→ Exercise objective:
Only the lines from the one that contains "r? All indices are 1-based." through the last line of the records should appear, each printed exactly as it is.

Records from a dataset:
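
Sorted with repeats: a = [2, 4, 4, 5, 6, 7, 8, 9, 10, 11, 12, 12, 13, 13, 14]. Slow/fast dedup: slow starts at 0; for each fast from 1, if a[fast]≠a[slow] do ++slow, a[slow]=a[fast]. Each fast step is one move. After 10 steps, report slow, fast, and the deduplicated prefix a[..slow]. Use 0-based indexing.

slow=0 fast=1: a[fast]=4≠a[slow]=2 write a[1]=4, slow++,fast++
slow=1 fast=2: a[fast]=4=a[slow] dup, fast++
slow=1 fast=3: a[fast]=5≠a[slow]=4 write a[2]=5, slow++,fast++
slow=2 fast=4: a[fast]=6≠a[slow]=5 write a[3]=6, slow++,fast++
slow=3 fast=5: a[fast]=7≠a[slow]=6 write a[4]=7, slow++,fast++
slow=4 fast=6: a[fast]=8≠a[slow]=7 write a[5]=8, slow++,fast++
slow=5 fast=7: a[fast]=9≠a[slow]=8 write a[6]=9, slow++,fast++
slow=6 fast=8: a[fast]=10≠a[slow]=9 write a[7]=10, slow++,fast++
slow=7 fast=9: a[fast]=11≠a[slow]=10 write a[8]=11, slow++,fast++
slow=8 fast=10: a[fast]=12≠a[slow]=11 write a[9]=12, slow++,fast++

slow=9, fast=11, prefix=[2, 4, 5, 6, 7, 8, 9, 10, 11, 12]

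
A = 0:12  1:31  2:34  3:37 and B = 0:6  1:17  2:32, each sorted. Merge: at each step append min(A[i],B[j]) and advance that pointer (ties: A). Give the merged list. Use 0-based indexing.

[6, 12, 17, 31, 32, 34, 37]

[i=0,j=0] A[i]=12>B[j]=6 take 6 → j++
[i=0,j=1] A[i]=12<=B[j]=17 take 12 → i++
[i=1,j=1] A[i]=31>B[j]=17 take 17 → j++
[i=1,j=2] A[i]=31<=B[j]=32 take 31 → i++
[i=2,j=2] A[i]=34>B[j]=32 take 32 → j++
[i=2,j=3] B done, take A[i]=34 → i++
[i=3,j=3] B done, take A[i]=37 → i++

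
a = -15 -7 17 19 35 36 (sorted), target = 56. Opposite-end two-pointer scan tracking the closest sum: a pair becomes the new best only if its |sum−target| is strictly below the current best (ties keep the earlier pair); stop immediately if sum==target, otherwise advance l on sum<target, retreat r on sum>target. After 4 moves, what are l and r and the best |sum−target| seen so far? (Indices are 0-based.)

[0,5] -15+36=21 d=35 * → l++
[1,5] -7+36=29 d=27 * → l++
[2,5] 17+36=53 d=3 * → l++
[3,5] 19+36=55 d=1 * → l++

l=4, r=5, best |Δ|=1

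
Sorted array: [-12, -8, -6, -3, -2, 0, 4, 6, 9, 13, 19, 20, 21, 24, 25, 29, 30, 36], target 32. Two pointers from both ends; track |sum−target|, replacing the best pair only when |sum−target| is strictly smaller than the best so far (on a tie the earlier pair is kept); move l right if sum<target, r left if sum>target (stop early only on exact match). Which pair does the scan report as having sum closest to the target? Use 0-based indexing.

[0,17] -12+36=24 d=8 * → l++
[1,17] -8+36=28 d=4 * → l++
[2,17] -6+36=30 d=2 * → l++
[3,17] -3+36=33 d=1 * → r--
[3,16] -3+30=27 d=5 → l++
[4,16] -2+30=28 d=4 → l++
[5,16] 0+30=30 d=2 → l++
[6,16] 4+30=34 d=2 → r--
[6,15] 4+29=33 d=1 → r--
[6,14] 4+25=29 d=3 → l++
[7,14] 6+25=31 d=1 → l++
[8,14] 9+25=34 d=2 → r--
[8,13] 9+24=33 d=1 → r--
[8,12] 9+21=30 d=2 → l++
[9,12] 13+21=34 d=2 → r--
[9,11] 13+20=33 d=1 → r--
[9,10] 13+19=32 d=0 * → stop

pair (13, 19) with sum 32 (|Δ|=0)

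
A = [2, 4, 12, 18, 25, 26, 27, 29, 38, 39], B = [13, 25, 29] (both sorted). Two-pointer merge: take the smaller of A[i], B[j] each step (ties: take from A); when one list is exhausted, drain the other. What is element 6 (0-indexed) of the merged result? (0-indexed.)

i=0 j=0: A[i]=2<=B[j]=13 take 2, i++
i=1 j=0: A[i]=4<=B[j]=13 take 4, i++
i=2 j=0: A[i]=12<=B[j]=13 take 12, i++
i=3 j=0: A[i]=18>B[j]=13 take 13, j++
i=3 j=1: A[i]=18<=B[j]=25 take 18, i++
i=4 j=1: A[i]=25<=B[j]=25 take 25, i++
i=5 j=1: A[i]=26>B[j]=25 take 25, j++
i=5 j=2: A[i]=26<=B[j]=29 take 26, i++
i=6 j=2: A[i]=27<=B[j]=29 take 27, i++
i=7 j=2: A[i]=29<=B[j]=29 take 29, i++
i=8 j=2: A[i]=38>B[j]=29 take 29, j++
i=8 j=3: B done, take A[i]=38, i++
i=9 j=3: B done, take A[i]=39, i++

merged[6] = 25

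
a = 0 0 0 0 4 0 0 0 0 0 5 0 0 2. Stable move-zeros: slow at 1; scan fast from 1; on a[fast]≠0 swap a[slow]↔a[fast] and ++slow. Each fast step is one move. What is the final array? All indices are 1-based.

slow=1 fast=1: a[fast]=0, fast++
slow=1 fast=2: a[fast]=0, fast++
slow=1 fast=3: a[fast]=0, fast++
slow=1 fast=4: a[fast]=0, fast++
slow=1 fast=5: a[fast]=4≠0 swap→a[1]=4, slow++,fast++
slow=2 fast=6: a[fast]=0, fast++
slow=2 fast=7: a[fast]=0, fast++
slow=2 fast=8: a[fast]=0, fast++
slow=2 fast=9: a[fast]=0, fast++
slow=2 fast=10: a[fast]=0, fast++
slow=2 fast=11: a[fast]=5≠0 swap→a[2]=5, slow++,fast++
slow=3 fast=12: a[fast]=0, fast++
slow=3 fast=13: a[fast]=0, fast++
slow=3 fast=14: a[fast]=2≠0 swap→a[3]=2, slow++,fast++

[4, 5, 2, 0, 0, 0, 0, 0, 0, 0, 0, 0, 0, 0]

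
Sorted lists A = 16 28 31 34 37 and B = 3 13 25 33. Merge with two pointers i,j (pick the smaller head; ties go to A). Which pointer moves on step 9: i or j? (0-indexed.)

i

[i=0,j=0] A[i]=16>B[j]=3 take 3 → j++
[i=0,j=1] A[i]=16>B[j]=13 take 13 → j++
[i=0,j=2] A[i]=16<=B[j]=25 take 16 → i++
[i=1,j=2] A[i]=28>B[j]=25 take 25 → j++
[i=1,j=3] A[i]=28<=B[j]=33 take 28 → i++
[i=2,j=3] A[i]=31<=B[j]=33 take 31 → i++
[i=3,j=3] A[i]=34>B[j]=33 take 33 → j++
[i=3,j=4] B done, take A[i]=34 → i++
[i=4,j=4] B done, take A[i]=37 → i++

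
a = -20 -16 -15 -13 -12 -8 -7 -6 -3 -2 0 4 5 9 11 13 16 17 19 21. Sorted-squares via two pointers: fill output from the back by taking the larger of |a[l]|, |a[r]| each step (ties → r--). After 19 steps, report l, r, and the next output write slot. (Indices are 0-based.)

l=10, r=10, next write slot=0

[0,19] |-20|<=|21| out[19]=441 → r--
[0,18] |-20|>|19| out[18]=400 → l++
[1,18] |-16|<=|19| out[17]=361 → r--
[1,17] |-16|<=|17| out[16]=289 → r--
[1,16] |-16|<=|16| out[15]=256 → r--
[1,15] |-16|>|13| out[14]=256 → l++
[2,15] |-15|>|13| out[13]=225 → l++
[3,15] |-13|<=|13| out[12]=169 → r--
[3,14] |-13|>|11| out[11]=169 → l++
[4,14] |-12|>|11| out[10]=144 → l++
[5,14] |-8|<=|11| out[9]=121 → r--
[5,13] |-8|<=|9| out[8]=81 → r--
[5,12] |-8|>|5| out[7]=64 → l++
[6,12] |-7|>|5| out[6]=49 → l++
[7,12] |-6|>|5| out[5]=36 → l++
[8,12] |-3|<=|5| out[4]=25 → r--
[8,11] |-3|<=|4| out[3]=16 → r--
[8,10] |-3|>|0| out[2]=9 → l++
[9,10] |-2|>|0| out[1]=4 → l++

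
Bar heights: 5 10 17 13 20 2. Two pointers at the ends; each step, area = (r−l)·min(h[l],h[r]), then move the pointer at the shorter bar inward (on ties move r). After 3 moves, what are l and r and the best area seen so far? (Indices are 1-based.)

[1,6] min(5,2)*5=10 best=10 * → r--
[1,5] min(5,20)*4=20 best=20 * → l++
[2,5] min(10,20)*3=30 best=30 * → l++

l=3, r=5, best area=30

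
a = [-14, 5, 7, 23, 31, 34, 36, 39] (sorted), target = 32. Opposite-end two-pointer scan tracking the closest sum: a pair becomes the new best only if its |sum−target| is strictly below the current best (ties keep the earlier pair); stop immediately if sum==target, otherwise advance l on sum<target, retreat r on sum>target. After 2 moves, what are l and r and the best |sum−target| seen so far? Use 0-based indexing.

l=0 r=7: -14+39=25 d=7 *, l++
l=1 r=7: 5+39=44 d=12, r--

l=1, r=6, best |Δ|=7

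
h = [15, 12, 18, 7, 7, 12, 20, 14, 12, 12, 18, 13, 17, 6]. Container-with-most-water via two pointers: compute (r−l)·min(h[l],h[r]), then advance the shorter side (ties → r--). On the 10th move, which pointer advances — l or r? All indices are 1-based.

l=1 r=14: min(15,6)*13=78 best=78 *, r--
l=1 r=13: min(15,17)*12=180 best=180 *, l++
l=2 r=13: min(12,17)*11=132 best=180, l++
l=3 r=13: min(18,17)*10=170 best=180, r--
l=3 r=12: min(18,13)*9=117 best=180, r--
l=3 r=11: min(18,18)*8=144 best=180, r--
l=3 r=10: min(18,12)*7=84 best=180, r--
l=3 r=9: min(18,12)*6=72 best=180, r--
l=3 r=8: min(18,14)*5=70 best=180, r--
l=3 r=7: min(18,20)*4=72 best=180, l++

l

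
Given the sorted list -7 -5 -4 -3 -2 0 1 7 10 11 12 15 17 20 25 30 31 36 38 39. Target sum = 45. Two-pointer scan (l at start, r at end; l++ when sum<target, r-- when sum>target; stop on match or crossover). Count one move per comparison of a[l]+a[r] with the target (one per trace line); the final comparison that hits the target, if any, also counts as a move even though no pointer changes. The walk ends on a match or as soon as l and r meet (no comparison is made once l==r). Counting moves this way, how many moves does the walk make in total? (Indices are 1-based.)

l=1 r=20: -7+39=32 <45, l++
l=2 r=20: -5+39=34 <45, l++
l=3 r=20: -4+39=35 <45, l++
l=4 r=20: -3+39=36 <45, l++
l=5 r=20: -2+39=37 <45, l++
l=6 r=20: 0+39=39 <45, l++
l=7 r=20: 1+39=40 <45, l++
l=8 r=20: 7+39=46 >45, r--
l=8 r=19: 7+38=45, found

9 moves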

→ Response area:
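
h = [15, 12, 18, 7, 7, 12, 20, 14, 12, 12, 18, 13, 17, 6]. Container-with-most-water via two pointers: compute (r−l)·min(h[l],h[r]), then advance the shorter side (ties → r--). On the 10th move, which pointer advances — l or r? All indices are 1-based.

l=1 r=14: min(15,6)*13=78 best=78 *, r--
l=1 r=13: min(15,17)*12=180 best=180 *, l++
l=2 r=13: min(12,17)*11=132 best=180, l++
l=3 r=13: min(18,17)*10=170 best=180, r--
l=3 r=12: min(18,13)*9=117 best=180, r--
l=3 r=11: min(18,18)*8=144 best=180, r--
l=3 r=10: min(18,12)*7=84 best=180, r--
l=3 r=9: min(18,12)*6=72 best=180, r--
l=3 r=8: min(18,14)*5=70 best=180, r--
l=3 r=7: min(18,20)*4=72 best=180, l++

l

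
Given the sorted list -7 -5 -4 -3 -2 0 1 7 10 11 12 15 17 20 25 30 31 36 38 39. Target sum = 45. Two-pointer scan (l at start, r at end; l++ when sum<target, r-- when sum>target; stop on match or crossover). Count one move per comparison of a[l]+a[r] with the target (one per trace line); the final comparison that hits the target, if any, also counts as a move even though no pointer changes. The walk ends on a match or as soon as l and r meet (no comparison is made once l==r). Counting moves this way, how many moves does the walk make in total? (Indices are 1-based.)

l=1 r=20: -7+39=32 <45, l++
l=2 r=20: -5+39=34 <45, l++
l=3 r=20: -4+39=35 <45, l++
l=4 r=20: -3+39=36 <45, l++
l=5 r=20: -2+39=37 <45, l++
l=6 r=20: 0+39=39 <45, l++
l=7 r=20: 1+39=40 <45, l++
l=8 r=20: 7+39=46 >45, r--
l=8 r=19: 7+38=45, found

9 moves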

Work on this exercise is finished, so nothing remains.